## PROBLEM DETAILS
What's needed is a full, exact retyping of the records.

## DATA RECORDS

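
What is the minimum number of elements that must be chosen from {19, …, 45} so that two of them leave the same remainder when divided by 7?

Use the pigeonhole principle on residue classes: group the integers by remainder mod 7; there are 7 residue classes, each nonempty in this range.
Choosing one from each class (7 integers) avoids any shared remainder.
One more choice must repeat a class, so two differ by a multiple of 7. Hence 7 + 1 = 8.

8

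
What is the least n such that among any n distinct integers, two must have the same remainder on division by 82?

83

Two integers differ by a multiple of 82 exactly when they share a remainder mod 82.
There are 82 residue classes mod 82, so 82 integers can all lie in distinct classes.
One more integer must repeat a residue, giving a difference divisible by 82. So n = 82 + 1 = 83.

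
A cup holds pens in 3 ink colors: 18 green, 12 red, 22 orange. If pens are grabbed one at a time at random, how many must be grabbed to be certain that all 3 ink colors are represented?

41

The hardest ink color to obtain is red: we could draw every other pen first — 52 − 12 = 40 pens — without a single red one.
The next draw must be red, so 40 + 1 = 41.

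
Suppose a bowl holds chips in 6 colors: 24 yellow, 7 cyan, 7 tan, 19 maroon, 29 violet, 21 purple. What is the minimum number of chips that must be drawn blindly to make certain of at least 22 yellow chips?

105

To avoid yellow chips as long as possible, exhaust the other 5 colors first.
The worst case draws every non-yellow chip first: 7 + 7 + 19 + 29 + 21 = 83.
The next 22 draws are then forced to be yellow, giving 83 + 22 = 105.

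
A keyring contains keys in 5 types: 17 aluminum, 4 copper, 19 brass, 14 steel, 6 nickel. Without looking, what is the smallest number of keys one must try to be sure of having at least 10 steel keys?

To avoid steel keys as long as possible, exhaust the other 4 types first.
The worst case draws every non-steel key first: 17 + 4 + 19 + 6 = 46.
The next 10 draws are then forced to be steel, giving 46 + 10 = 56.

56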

## RESULT
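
What is the minimum number of elements that must be chosen from {19, …, 45} so that two of them leave the same remainder when divided by 7?

Use the pigeonhole principle on residue classes: group the integers by remainder mod 7; there are 7 residue classes, each nonempty in this range.
Choosing one from each class (7 integers) avoids any shared remainder.
One more choice must repeat a class, so two differ by a multiple of 7. Hence 7 + 1 = 8.

8

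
What is the least n such that among any n distinct integers, two must have the same remainder on division by 82?

83

Two integers differ by a multiple of 82 exactly when they share a remainder mod 82.
There are 82 residue classes mod 82, so 82 integers can all lie in distinct classes.
One more integer must repeat a residue, giving a difference divisible by 82. So n = 82 + 1 = 83.

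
A cup holds pens in 3 ink colors: 18 green, 12 red, 22 orange. If pens are grabbed one at a time at random, how many must be grabbed to be certain that all 3 ink colors are represented?

41

The hardest ink color to obtain is red: we could draw every other pen first — 52 − 12 = 40 pens — without a single red one.
The next draw must be red, so 40 + 1 = 41.

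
Suppose a bowl holds chips in 6 colors: 24 yellow, 7 cyan, 7 tan, 19 maroon, 29 violet, 21 purple. What is the minimum number of chips that must be drawn blindly to make certain of at least 22 yellow chips?

105

To avoid yellow chips as long as possible, exhaust the other 5 colors first.
The worst case draws every non-yellow chip first: 7 + 7 + 19 + 29 + 21 = 83.
The next 22 draws are then forced to be yellow, giving 83 + 22 = 105.

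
A keyring contains keys in 5 types: 17 aluminum, 4 copper, 19 brass, 14 steel, 6 nickel. Without looking, what is the smallest number of keys one must try to be sure of having at least 10 steel keys?

To avoid steel keys as long as possible, exhaust the other 4 types first.
The worst case draws every non-steel key first: 17 + 4 + 19 + 6 = 46.
The next 10 draws are then forced to be steel, giving 46 + 10 = 56.

56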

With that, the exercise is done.